> **WHAT YOU NEED TO DO**: Every line of the data below should be retyped exactly.

_ _ _ _ _

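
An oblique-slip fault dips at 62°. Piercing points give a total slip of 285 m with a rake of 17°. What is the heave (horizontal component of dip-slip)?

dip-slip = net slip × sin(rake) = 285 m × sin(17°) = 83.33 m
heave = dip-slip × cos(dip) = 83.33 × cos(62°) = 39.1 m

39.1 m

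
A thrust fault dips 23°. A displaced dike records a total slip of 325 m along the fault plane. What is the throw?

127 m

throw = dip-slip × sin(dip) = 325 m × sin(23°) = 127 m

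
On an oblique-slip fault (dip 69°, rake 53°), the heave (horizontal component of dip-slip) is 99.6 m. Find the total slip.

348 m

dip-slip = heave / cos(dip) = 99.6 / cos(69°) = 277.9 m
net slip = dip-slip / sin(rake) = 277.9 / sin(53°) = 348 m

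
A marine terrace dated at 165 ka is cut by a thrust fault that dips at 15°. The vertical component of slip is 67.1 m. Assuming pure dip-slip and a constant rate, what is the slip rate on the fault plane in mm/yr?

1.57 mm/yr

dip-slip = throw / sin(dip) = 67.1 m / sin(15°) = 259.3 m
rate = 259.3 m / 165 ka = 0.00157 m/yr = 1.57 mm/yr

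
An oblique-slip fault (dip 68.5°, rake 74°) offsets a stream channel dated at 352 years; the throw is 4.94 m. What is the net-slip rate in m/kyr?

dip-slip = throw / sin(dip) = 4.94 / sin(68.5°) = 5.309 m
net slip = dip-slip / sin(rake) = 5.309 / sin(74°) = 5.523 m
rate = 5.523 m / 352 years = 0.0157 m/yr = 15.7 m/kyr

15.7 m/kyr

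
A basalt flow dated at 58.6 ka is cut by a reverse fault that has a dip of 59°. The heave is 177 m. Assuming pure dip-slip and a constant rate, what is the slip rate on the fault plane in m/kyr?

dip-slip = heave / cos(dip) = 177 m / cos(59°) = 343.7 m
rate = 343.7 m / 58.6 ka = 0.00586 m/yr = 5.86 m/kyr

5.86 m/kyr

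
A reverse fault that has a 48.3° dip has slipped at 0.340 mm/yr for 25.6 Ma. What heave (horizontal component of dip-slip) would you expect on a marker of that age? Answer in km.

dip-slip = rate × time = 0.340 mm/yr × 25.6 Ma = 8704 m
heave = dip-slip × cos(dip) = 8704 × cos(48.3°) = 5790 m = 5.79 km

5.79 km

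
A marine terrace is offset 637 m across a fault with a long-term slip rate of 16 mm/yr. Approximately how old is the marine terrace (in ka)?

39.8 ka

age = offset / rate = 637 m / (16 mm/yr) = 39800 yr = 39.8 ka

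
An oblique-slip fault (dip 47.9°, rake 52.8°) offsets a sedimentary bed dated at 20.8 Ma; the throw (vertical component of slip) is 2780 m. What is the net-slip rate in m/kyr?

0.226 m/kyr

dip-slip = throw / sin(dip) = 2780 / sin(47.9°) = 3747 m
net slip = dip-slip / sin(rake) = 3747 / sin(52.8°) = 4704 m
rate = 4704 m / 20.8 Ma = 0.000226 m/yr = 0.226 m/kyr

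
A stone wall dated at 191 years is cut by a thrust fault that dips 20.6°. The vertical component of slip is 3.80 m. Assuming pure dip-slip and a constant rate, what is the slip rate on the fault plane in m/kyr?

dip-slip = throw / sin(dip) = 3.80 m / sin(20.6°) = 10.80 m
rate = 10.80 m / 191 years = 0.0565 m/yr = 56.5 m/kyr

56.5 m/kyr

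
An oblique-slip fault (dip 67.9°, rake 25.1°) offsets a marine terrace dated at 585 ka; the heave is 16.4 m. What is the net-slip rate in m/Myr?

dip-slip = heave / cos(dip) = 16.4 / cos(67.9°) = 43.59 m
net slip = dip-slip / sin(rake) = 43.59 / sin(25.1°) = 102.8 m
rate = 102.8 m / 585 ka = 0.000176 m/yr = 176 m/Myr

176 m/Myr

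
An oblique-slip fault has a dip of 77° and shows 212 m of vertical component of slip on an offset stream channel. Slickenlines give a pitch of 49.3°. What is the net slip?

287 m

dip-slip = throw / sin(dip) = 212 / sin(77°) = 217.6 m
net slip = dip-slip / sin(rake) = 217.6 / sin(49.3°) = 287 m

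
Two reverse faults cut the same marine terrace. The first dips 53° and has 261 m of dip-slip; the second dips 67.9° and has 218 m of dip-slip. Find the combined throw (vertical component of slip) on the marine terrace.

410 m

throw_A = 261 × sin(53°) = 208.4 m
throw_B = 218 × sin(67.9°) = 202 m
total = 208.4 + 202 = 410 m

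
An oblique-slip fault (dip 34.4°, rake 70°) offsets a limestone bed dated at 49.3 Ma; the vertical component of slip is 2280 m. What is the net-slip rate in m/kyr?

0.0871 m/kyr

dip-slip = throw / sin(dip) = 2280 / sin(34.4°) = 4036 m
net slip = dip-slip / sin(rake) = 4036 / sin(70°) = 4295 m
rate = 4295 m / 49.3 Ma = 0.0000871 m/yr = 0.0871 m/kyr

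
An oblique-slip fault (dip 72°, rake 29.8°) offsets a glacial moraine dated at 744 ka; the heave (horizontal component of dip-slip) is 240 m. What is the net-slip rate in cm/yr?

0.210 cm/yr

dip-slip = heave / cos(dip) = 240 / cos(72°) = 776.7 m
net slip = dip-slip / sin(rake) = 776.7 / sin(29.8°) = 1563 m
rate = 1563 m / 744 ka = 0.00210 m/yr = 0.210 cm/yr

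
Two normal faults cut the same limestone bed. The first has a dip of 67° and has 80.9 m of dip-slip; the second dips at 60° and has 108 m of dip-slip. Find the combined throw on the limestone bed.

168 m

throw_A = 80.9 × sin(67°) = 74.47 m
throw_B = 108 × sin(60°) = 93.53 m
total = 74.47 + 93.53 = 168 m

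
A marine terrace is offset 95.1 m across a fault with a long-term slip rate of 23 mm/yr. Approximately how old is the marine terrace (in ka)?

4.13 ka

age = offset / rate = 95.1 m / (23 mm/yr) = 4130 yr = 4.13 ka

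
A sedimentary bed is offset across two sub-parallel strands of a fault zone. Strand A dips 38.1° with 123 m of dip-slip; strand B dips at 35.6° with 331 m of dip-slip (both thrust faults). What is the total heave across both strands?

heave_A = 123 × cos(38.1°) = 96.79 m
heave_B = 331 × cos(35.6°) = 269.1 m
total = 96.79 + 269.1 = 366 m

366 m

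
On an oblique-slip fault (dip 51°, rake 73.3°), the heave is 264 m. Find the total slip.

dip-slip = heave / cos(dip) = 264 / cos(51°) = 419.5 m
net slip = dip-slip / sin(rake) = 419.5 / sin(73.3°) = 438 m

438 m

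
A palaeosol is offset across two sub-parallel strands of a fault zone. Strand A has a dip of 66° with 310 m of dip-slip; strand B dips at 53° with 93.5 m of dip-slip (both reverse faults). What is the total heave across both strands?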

_ _ _ _ _

> **ANSWER BOX**:
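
An oblique-slip fault dips at 62°. Piercing points give a total slip of 285 m with a rake of 17°. What is the heave (horizontal component of dip-slip)?

dip-slip = net slip × sin(rake) = 285 m × sin(17°) = 83.33 m
heave = dip-slip × cos(dip) = 83.33 × cos(62°) = 39.1 m

39.1 m

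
A thrust fault dips 23°. A displaced dike records a total slip of 325 m along the fault plane. What is the throw?

127 m

throw = dip-slip × sin(dip) = 325 m × sin(23°) = 127 m

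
On an oblique-slip fault (dip 69°, rake 53°), the heave (horizontal component of dip-slip) is 99.6 m. Find the total slip.

348 m

dip-slip = heave / cos(dip) = 99.6 / cos(69°) = 277.9 m
net slip = dip-slip / sin(rake) = 277.9 / sin(53°) = 348 m

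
A marine terrace dated at 165 ka is cut by a thrust fault that dips at 15°. The vertical component of slip is 67.1 m. Assuming pure dip-slip and a constant rate, what is the slip rate on the fault plane in mm/yr?

1.57 mm/yr

dip-slip = throw / sin(dip) = 67.1 m / sin(15°) = 259.3 m
rate = 259.3 m / 165 ka = 0.00157 m/yr = 1.57 mm/yr

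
An oblique-slip fault (dip 68.5°, rake 74°) offsets a stream channel dated at 352 years; the throw is 4.94 m. What is the net-slip rate in m/kyr?

dip-slip = throw / sin(dip) = 4.94 / sin(68.5°) = 5.309 m
net slip = dip-slip / sin(rake) = 5.309 / sin(74°) = 5.523 m
rate = 5.523 m / 352 years = 0.0157 m/yr = 15.7 m/kyr

15.7 m/kyr

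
A basalt flow dated at 58.6 ka is cut by a reverse fault that has a dip of 59°. The heave is 177 m. Assuming pure dip-slip and a constant rate, what is the slip rate on the fault plane in m/kyr?

dip-slip = heave / cos(dip) = 177 m / cos(59°) = 343.7 m
rate = 343.7 m / 58.6 ka = 0.00586 m/yr = 5.86 m/kyr

5.86 m/kyr

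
A reverse fault that has a 48.3° dip has slipped at 0.340 mm/yr for 25.6 Ma. What heave (horizontal component of dip-slip) would you expect on a marker of that age? Answer in km.

dip-slip = rate × time = 0.340 mm/yr × 25.6 Ma = 8704 m
heave = dip-slip × cos(dip) = 8704 × cos(48.3°) = 5790 m = 5.79 km

5.79 km

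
A marine terrace is offset 637 m across a fault with a long-term slip rate of 16 mm/yr. Approximately how old is the marine terrace (in ka)?

39.8 ka

age = offset / rate = 637 m / (16 mm/yr) = 39800 yr = 39.8 ka

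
An oblique-slip fault (dip 47.9°, rake 52.8°) offsets a sedimentary bed dated at 20.8 Ma; the throw (vertical component of slip) is 2780 m. What is the net-slip rate in m/kyr?

0.226 m/kyr

dip-slip = throw / sin(dip) = 2780 / sin(47.9°) = 3747 m
net slip = dip-slip / sin(rake) = 3747 / sin(52.8°) = 4704 m
rate = 4704 m / 20.8 Ma = 0.000226 m/yr = 0.226 m/kyr

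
A stone wall dated at 191 years is cut by a thrust fault that dips 20.6°. The vertical component of slip is 3.80 m. Assuming pure dip-slip and a constant rate, what is the slip rate on the fault plane in m/kyr?

dip-slip = throw / sin(dip) = 3.80 m / sin(20.6°) = 10.80 m
rate = 10.80 m / 191 years = 0.0565 m/yr = 56.5 m/kyr

56.5 m/kyr

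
An oblique-slip fault (dip 67.9°, rake 25.1°) offsets a marine terrace dated at 585 ka; the heave is 16.4 m. What is the net-slip rate in m/Myr?

dip-slip = heave / cos(dip) = 16.4 / cos(67.9°) = 43.59 m
net slip = dip-slip / sin(rake) = 43.59 / sin(25.1°) = 102.8 m
rate = 102.8 m / 585 ka = 0.000176 m/yr = 176 m/Myr

176 m/Myr

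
An oblique-slip fault has a dip of 77° and shows 212 m of vertical component of slip on an offset stream channel. Slickenlines give a pitch of 49.3°. What is the net slip?

287 m

dip-slip = throw / sin(dip) = 212 / sin(77°) = 217.6 m
net slip = dip-slip / sin(rake) = 217.6 / sin(49.3°) = 287 m

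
Two reverse faults cut the same marine terrace. The first dips 53° and has 261 m of dip-slip; the second dips 67.9° and has 218 m of dip-slip. Find the combined throw (vertical component of slip) on the marine terrace.

410 m

throw_A = 261 × sin(53°) = 208.4 m
throw_B = 218 × sin(67.9°) = 202 m
total = 208.4 + 202 = 410 m

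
An oblique-slip fault (dip 34.4°, rake 70°) offsets a limestone bed dated at 49.3 Ma; the vertical component of slip is 2280 m. What is the net-slip rate in m/kyr?

0.0871 m/kyr

dip-slip = throw / sin(dip) = 2280 / sin(34.4°) = 4036 m
net slip = dip-slip / sin(rake) = 4036 / sin(70°) = 4295 m
rate = 4295 m / 49.3 Ma = 0.0000871 m/yr = 0.0871 m/kyr

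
An oblique-slip fault (dip 72°, rake 29.8°) offsets a glacial moraine dated at 744 ka; the heave (horizontal component of dip-slip) is 240 m. What is the net-slip rate in cm/yr?

0.210 cm/yr

dip-slip = heave / cos(dip) = 240 / cos(72°) = 776.7 m
net slip = dip-slip / sin(rake) = 776.7 / sin(29.8°) = 1563 m
rate = 1563 m / 744 ka = 0.00210 m/yr = 0.210 cm/yr

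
Two normal faults cut the same limestone bed. The first has a dip of 67° and has 80.9 m of dip-slip; the second dips at 60° and has 108 m of dip-slip. Find the combined throw on the limestone bed.

168 m

throw_A = 80.9 × sin(67°) = 74.47 m
throw_B = 108 × sin(60°) = 93.53 m
total = 74.47 + 93.53 = 168 m

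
A marine terrace is offset 95.1 m across a fault with a long-term slip rate of 23 mm/yr. Approximately how old is the marine terrace (in ka)?

4.13 ka

age = offset / rate = 95.1 m / (23 mm/yr) = 4130 yr = 4.13 ka

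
A sedimentary bed is offset across two sub-parallel strands of a fault zone. Strand A dips 38.1° with 123 m of dip-slip; strand B dips at 35.6° with 331 m of dip-slip (both thrust faults). What is the total heave across both strands?

heave_A = 123 × cos(38.1°) = 96.79 m
heave_B = 331 × cos(35.6°) = 269.1 m
total = 96.79 + 269.1 = 366 m

366 m

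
On an oblique-slip fault (dip 51°, rake 73.3°), the heave is 264 m. Find the total slip.

dip-slip = heave / cos(dip) = 264 / cos(51°) = 419.5 m
net slip = dip-slip / sin(rake) = 419.5 / sin(73.3°) = 438 m

438 m

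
A palaeosol is offset across two sub-parallel strands of a fault zone. Strand A has a dip of 66° with 310 m of dip-slip; strand B dips at 53° with 93.5 m of dip-slip (both reverse faults). What is the total heave across both strands?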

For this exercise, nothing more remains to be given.